### WORK TO COMPLETE
Work out how many lines of the material contain the string "typed"; the answer is that number only.

### WORKING DATA

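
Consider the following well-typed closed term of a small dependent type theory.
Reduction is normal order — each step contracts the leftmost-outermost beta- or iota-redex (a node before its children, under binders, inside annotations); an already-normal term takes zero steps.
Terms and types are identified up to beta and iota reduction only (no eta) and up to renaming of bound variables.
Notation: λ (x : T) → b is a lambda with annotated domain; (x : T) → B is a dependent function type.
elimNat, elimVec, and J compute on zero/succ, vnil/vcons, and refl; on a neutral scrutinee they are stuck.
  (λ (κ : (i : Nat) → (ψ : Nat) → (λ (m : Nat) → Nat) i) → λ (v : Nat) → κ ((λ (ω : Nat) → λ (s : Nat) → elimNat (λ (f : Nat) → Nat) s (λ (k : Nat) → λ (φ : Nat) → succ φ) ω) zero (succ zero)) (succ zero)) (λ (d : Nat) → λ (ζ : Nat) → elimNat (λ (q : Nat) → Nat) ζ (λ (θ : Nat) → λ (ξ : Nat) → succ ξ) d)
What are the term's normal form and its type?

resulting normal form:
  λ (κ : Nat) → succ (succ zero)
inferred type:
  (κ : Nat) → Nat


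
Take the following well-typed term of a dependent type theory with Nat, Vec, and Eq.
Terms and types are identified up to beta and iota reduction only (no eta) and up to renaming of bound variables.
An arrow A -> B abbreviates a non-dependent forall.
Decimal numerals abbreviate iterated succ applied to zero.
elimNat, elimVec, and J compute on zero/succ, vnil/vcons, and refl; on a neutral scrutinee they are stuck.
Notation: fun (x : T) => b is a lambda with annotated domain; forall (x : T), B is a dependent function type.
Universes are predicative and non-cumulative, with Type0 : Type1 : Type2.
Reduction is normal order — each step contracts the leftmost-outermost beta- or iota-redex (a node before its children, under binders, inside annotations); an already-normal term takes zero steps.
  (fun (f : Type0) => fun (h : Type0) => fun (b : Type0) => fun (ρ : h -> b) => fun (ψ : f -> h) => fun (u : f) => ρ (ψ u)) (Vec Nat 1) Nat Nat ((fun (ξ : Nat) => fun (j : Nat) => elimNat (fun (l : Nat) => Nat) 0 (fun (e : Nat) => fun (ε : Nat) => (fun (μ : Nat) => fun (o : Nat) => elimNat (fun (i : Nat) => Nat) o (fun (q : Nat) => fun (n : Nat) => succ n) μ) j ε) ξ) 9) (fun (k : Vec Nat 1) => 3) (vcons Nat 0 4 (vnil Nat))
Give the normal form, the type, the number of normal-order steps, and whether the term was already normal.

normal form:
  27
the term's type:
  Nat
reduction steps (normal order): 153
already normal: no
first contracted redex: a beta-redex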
--
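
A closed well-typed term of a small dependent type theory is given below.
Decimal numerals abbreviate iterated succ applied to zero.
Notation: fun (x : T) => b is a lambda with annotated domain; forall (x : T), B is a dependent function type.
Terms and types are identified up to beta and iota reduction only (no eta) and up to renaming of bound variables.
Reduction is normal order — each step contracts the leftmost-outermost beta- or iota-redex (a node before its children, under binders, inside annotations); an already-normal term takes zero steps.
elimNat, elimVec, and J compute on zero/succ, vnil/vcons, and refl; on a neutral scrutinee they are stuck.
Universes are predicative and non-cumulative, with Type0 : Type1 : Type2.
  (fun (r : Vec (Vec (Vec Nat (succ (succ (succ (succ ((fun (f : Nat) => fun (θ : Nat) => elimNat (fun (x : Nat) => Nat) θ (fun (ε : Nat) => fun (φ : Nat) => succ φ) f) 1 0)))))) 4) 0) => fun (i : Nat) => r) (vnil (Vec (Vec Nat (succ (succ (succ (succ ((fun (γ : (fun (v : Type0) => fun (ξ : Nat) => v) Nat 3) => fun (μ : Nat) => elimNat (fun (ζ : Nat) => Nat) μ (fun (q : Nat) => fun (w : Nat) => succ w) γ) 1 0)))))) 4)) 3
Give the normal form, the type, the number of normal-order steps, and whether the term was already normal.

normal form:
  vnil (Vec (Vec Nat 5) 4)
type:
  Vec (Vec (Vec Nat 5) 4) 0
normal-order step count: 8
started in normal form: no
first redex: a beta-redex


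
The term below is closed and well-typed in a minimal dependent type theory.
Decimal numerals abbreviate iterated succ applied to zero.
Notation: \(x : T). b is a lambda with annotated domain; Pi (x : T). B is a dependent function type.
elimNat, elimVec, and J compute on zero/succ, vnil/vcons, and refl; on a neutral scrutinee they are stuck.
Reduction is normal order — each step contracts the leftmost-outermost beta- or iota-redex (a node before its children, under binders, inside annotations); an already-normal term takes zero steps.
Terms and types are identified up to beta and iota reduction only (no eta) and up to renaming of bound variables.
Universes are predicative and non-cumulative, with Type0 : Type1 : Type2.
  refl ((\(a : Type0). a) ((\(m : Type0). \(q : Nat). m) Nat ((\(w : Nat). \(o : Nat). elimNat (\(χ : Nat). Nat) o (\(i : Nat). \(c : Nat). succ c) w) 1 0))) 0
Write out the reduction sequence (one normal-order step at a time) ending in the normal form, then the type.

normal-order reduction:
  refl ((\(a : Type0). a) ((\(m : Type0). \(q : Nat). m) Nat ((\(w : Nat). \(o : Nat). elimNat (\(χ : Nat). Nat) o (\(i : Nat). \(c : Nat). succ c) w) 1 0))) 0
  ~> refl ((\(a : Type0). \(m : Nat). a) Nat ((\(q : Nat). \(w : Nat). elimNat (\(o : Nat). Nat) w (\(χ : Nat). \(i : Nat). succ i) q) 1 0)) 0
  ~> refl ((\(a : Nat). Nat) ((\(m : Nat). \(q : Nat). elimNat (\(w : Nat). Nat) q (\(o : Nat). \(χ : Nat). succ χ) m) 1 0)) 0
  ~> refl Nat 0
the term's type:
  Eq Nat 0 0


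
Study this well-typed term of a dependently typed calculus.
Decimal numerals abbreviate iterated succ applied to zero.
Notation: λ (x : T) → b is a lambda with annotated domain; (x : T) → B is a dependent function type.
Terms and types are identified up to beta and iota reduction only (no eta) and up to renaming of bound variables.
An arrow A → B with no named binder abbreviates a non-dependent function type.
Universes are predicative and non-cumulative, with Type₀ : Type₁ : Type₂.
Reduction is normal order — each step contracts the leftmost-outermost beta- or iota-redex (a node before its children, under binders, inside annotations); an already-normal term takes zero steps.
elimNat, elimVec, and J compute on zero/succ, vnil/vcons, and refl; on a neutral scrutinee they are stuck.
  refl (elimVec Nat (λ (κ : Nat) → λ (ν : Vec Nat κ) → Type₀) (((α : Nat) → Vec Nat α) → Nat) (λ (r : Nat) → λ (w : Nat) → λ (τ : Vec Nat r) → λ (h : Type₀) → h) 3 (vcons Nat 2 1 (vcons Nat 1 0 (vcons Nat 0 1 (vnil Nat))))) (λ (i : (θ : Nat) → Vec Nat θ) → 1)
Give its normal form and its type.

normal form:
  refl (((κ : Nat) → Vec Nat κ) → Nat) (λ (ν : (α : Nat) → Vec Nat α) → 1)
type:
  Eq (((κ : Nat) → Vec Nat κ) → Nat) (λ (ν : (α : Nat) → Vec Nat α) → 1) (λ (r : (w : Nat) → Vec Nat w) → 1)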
--
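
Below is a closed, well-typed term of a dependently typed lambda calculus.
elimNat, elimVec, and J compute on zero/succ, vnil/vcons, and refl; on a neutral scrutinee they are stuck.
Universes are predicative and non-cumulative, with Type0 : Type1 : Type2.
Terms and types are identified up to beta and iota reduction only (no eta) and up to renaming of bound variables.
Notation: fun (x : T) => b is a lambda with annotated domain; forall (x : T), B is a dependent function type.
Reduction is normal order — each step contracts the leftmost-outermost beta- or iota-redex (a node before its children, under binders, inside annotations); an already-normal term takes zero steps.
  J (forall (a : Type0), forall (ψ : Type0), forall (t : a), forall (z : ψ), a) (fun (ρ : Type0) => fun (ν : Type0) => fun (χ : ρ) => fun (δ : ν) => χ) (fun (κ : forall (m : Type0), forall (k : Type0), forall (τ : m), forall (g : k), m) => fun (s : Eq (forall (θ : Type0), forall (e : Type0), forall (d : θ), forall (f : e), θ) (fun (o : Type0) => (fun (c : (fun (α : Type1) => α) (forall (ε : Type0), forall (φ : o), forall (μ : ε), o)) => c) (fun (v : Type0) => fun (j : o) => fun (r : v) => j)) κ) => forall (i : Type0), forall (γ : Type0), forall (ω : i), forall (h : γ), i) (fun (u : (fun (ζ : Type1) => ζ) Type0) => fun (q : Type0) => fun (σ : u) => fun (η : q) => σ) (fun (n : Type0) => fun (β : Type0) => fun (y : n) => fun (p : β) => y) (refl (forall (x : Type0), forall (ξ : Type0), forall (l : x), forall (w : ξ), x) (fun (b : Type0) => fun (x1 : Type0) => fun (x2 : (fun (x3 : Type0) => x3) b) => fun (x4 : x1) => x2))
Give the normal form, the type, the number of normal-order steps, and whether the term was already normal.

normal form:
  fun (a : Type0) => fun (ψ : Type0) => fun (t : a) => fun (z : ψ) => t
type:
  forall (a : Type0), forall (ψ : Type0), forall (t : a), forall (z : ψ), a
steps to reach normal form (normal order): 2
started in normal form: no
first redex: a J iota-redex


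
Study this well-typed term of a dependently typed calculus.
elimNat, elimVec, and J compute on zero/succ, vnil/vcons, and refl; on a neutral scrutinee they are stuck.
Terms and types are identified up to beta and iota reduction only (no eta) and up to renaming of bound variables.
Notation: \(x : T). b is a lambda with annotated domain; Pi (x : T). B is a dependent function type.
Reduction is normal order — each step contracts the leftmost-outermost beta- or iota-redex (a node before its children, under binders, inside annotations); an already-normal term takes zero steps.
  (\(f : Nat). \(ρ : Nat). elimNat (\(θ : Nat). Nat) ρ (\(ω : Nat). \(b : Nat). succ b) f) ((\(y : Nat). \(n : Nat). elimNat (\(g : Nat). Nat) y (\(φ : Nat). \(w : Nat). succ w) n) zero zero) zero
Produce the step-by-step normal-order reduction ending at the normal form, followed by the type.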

### RESULT BELOW
7